» **WORK ORDER**
Return the records in full, with every character preserved.

□ □ □

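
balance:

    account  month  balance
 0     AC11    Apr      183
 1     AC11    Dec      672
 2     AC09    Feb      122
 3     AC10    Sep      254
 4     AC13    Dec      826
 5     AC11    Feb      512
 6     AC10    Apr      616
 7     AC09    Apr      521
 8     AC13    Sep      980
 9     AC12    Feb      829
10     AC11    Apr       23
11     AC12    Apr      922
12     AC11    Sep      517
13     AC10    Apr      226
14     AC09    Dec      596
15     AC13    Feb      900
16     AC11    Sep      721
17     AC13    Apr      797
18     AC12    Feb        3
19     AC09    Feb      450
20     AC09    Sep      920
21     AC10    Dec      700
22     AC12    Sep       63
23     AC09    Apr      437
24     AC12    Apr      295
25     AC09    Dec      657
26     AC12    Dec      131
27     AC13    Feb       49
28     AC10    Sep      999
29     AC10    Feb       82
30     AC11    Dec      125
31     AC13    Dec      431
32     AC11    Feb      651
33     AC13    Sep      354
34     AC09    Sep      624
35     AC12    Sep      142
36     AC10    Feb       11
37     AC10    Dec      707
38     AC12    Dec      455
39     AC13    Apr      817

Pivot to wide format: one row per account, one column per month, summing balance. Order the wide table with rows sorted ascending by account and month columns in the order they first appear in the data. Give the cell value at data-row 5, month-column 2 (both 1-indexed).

With rows sorted ascending by account, row 5 is account=AC13. month columns in first-appearance order: Apr, Dec, Feb, Sep; column 2 is Dec.
Long rows with account=AC13, month=Dec: 826 + 431 = 1257.

1257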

□ □ □

» **ANSWER SECTION**
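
balance:

    account  month  balance
 0     AC11    Apr      183
 1     AC11    Dec      672
 2     AC09    Feb      122
 3     AC10    Sep      254
 4     AC13    Dec      826
 5     AC11    Feb      512
 6     AC10    Apr      616
 7     AC09    Apr      521
 8     AC13    Sep      980
 9     AC12    Feb      829
10     AC11    Apr       23
11     AC12    Apr      922
12     AC11    Sep      517
13     AC10    Apr      226
14     AC09    Dec      596
15     AC13    Feb      900
16     AC11    Sep      721
17     AC13    Apr      797
18     AC12    Feb        3
19     AC09    Feb      450
20     AC09    Sep      920
21     AC10    Dec      700
22     AC12    Sep       63
23     AC09    Apr      437
24     AC12    Apr      295
25     AC09    Dec      657
26     AC12    Dec      131
27     AC13    Feb       49
28     AC10    Sep      999
29     AC10    Feb       82
30     AC11    Dec      125
31     AC13    Dec      431
32     AC11    Feb      651
33     AC13    Sep      354
34     AC09    Sep      624
35     AC12    Sep      142
36     AC10    Feb       11
37     AC10    Dec      707
38     AC12    Dec      455
39     AC13    Apr      817

Pivot to wide format: one row per account, one column per month, summing balance. Order the wide table with rows sorted ascending by account and month columns in the order they first appear in the data. Give the cell value at data-row 5, month-column 2 (both 1-indexed).

With rows sorted ascending by account, row 5 is account=AC13. month columns in first-appearance order: Apr, Dec, Feb, Sep; column 2 is Dec.
Long rows with account=AC13, month=Dec: 826 + 431 = 1257.

1257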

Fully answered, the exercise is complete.